**Task requirements**:
Scan the data that follows and count the lines with the string "below"; answer with the count alone.

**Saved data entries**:
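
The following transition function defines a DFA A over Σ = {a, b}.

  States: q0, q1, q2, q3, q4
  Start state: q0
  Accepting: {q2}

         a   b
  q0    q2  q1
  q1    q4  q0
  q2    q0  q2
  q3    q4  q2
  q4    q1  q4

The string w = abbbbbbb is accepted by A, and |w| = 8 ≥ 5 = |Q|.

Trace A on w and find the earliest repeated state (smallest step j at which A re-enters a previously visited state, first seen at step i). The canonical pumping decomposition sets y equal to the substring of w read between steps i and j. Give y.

State sequence: q0 -a-> q2 -b-> q2 -b-> q2 -b-> q2 -b-> q2 -b-> q2 -b-> q2 -b-> q2
First repeat at step 2: q2 was already visited.

So i = 1, j = 2, giving x = w[0:1] = a, y = w[1:2] = b, z = w[2:8] = bbbbbb.
Check: |xy| = 2 ≤ 5 and |y| = 1 ≥ 1. Reading y takes A from q2 back to q2, so every xyⁱz is accepted.
Pumping length from the standard proof: p = 5 (the number of states). The repeated state found above gives |xy| = j ≤ 5 and |y| = j − i ≥ 1.

b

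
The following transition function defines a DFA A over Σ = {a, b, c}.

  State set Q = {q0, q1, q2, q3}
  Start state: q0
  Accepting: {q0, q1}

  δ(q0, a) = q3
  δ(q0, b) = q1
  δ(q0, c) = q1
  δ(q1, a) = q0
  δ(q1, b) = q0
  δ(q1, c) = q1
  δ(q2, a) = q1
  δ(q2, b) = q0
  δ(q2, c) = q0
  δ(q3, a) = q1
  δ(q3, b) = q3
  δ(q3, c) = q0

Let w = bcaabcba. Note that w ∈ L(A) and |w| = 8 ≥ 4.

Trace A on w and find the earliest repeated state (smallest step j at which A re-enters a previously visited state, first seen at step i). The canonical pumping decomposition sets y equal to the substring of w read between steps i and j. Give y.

Run of A on w = b c a a b c b a:
  step 0: q0  (start)
  step 1: q1  (read b: q0→q1)
  step 2: q1  (read c: q1→q1)   ← first repeat (q1 seen earlier)
  step 3: q0  (read a: q1→q0)
  step 4: q3  (read a: q0→q3)
  step 5: q3  (read b: q3→q3)
  step 6: q0  (read c: q3→q0)
  step 7: q1  (read b: q0→q1)
  step 8: q0  (read a: q1→q0)

So i = 1, j = 2, giving x = w[0:1] = b, y = w[1:2] = c, z = w[2:8] = aabcba.
Check: |xy| = 2 ≤ 4 and |y| = 1 ≥ 1. Reading y takes A from q1 back to q1, so every xyⁱz is accepted.

c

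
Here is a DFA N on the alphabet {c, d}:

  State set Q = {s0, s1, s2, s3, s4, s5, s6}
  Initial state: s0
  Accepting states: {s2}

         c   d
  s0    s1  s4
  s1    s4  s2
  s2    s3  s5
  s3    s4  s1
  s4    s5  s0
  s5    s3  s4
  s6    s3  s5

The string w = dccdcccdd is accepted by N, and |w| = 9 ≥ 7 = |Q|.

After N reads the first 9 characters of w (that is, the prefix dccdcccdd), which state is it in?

State sequence: s0 -d-> s4 -c-> s5 -c-> s3 -d-> s1 -c-> s4 -c-> s5 -c-> s3 -d-> s1 -d-> s2

After reading 9 characters, N is in state s2.
(This kind of state-tracing is the core of the pumping-lemma construction: with 7 states, pigeonhole forces a repeat within the first 7 steps.)

s2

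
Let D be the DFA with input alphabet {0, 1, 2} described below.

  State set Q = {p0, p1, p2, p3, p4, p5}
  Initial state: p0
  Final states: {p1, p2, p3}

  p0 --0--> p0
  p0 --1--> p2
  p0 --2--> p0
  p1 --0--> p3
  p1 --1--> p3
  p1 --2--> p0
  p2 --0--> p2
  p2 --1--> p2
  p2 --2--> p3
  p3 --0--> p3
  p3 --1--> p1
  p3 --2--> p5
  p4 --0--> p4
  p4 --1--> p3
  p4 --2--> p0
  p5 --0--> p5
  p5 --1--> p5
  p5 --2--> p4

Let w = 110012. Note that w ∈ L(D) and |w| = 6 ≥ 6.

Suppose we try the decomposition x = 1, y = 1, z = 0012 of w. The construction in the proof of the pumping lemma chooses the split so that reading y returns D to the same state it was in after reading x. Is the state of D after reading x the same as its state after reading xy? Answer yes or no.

Run of D on the first 2 characters of w = 1 1:
  step 0: p0  (start)
  step 1: p2  (read 1: p0→p2)
  step 2: p2  (read 1: p2→p2)

After x (step 1): p2. After xy (step 2): p2.
They match, so y = 1 drives D around a cycle from p2 back to itself; pumping y any number of times keeps D in p2 before reading z, and xyⁱz ∈ L(D) for every i ≥ 0.

yes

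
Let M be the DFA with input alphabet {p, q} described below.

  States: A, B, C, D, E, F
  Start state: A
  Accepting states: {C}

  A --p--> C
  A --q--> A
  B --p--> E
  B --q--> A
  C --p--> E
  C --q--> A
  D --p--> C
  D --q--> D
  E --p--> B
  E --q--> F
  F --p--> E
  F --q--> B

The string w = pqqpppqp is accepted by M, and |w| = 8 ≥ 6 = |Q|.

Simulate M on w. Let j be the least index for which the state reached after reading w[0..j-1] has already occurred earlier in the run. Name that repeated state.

Run of M on w = p q q p p p q p:
  step 0: A  (start)
  step 1: C  (read p: A→C)
  step 2: A  (read q: C→A)   ← first repeat (A seen earlier)
  step 3: A  (read q: A→A)
  step 4: C  (read p: A→C)
  step 5: E  (read p: C→E)
  step 6: B  (read p: E→B)
  step 7: A  (read q: B→A)
  step 8: C  (read p: A→C)

The earliest repeat is at step j = 2: M is in A, which it already visited at step i = 0.
Since M has 6 states, any run of length ≥ 6 visits 6+1 states, so by pigeonhole some state repeats within the first 6 steps — that repeat gives the pumpable loop.

A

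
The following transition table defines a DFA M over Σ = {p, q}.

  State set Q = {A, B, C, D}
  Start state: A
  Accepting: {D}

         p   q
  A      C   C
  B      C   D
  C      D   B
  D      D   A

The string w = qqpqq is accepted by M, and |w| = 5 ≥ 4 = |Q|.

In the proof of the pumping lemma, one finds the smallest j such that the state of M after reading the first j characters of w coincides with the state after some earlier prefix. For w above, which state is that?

C

Run of M on w = q q p q q:
  step 0: A  (start)
  step 1: C  (read q: A→C)
  step 2: B  (read q: C→B)
  step 3: C  (read p: B→C)   ← first repeat (C seen earlier)
  step 4: B  (read q: C→B)
  step 5: D  (read q: B→D)

The earliest repeat is at step j = 3: M is in C, which it already visited at step i = 1.
Since M has 4 states, any run of length ≥ 4 visits 4+1 states, so by pigeonhole some state repeats within the first 4 steps — that repeat gives the pumpable loop.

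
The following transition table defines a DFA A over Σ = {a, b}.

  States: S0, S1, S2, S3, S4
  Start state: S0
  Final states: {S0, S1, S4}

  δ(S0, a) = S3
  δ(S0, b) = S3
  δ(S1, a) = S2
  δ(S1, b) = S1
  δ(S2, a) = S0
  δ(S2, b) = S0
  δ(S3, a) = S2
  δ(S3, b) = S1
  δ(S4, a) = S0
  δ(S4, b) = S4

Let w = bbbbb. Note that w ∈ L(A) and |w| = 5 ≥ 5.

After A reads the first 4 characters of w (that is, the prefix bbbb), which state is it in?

Run of A on the first 4 characters of w = b b b b:
  step 0: S0  (start)
  step 1: S3  (read b: S0→S3)
  step 2: S1  (read b: S3→S1)
  step 3: S1  (read b: S1→S1)
  step 4: S1  (read b: S1→S1)

After reading 4 characters, A is in state S1.

S1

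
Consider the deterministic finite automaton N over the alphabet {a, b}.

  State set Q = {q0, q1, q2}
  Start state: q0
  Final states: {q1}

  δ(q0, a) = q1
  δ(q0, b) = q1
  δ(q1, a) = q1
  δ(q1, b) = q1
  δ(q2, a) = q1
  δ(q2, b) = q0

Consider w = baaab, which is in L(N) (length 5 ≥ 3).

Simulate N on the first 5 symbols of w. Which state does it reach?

State sequence: q0 -b-> q1 -a-> q1 -a-> q1 -a-> q1 -b-> q1

After reading 5 characters, N is in state q1.

q1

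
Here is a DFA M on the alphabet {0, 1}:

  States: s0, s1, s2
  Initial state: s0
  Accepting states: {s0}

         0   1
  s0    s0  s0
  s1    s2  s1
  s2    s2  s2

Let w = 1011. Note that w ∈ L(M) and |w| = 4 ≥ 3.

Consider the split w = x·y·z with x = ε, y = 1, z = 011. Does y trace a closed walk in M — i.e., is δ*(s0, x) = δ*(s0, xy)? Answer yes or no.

State sequence: s0 -1-> s0

After x (step 0): s0. After xy (step 1): s0.
They match, so y = 1 drives M around a cycle from s0 back to itself; pumping y any number of times keeps M in s0 before reading z, and xyⁱz ∈ L(M) for every i ≥ 0.

yes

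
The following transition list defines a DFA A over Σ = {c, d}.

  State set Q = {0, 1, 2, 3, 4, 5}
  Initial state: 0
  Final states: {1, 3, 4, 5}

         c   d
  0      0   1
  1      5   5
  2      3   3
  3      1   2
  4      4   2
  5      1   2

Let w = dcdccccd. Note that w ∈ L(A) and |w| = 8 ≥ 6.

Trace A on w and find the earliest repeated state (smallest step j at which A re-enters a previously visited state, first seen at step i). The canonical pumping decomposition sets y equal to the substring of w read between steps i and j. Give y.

cdcc

Run of A on w = d c d c c c c d:
  step 0: 0  (start)
  step 1: 1  (read d: 0→1)
  step 2: 5  (read c: 1→5)
  step 3: 2  (read d: 5→2)
  step 4: 3  (read c: 2→3)
  step 5: 1  (read c: 3→1)   ← first repeat (1 seen earlier)
  step 6: 5  (read c: 1→5)
  step 7: 1  (read c: 5→1)
  step 8: 5  (read d: 1→5)

So i = 1, j = 5, giving x = w[0:1] = d, y = w[1:5] = cdcc, z = w[5:8] = ccd.
Check: |xy| = 5 ≤ 6 and |y| = 4 ≥ 1. Reading y takes A from 1 back to 1, so every xyⁱz is accepted.
The DFA has 6 states, so the proof of the pumping lemma guarantees a repeated state among the first 6+1 visited; the segment between the two visits is the pumpable y.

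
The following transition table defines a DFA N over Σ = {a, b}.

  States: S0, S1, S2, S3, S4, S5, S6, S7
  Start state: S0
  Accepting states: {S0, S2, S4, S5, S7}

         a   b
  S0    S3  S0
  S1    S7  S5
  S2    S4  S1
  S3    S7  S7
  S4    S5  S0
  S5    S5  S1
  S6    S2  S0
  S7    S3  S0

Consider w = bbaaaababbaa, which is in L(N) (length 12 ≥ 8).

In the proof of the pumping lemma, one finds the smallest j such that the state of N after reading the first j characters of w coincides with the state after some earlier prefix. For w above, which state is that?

Run of N on w = b b a a a a b a b b a a:
  step 0: S0  (start)
  step 1: S0  (read b: S0→S0)   ← first repeat (S0 seen earlier)
  step 2: S0  (read b: S0→S0)
  step 3: S3  (read a: S0→S3)
  step 4: S7  (read a: S3→S7)
  step 5: S3  (read a: S7→S3)
  step 6: S7  (read a: S3→S7)
  step 7: S0  (read b: S7→S0)
  step 8: S3  (read a: S0→S3)
  step 9: S7  (read b: S3→S7)
  step 10: S0  (read b: S7→S0)
  step 11: S3  (read a: S0→S3)
  step 12: S7  (read a: S3→S7)

The earliest repeat is at step j = 1: N is in S0, which it already visited at step i = 0.

S0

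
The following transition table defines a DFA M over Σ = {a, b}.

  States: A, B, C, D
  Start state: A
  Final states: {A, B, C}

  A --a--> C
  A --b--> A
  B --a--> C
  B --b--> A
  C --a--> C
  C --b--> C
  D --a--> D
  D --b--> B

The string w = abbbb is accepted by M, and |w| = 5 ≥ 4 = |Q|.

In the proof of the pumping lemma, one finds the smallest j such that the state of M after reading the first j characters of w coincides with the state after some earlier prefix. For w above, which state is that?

State sequence: A -a-> C -b-> C -b-> C -b-> C -b-> C
First repeat at step 2: C was already visited.

The earliest repeat is at step j = 2: M is in C, which it already visited at step i = 1.
Since M has 4 states, any run of length ≥ 4 visits 4+1 states, so by pigeonhole some state repeats within the first 4 steps — that repeat gives the pumpable loop.

C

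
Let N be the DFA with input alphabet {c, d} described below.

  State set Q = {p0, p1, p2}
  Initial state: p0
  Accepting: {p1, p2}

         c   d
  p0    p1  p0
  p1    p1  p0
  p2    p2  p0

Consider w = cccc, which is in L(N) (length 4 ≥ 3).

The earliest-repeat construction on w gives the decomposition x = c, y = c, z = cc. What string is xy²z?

ccccc

xy^2z = c·c·c·cc = ccccc.
Reading y = c takes N from p1 back to p1, so after x·y·y the machine is still in p1, and z then leads to the accepting state p1. Hence ccccc ∈ L(N).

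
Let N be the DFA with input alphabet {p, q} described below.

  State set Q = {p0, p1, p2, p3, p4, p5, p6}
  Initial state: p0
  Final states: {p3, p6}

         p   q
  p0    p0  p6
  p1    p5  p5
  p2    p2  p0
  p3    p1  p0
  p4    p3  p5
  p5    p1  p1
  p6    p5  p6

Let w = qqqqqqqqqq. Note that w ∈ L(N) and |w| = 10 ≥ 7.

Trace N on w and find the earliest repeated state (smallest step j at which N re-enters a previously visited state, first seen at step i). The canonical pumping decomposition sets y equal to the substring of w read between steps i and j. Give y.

q

State sequence: p0 -q-> p6 -q-> p6 -q-> p6 -q-> p6 -q-> p6 -q-> p6 -q-> p6 -q-> p6 -q-> p6 -q-> p6
First repeat at step 2: p6 was already visited.

So i = 1, j = 2, giving x = w[0:1] = q, y = w[1:2] = q, z = w[2:10] = qqqqqqqq.
Check: |xy| = 2 ≤ 7 and |y| = 1 ≥ 1. Reading y takes N from p6 back to p6, so every xyⁱz is accepted.
Pumping length from the standard proof: p = 7 (the number of states). The repeated state found above gives |xy| = j ≤ 7 and |y| = j − i ≥ 1.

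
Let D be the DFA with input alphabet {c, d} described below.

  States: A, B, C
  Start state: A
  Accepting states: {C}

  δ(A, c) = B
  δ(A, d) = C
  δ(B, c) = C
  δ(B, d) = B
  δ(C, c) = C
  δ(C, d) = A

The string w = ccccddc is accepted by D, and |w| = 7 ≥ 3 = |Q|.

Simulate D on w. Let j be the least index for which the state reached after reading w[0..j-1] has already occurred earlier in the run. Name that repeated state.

State sequence: A -c-> B -c-> C -c-> C -c-> C -d-> A -d-> C -c-> C
First repeat at step 3: C was already visited.

The earliest repeat is at step j = 3: D is in C, which it already visited at step i = 2.
The DFA has 3 states, so the proof of the pumping lemma guarantees a repeated state among the first 3+1 visited; the segment between the two visits is the pumpable y.

C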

**Solution to the exercise**:
5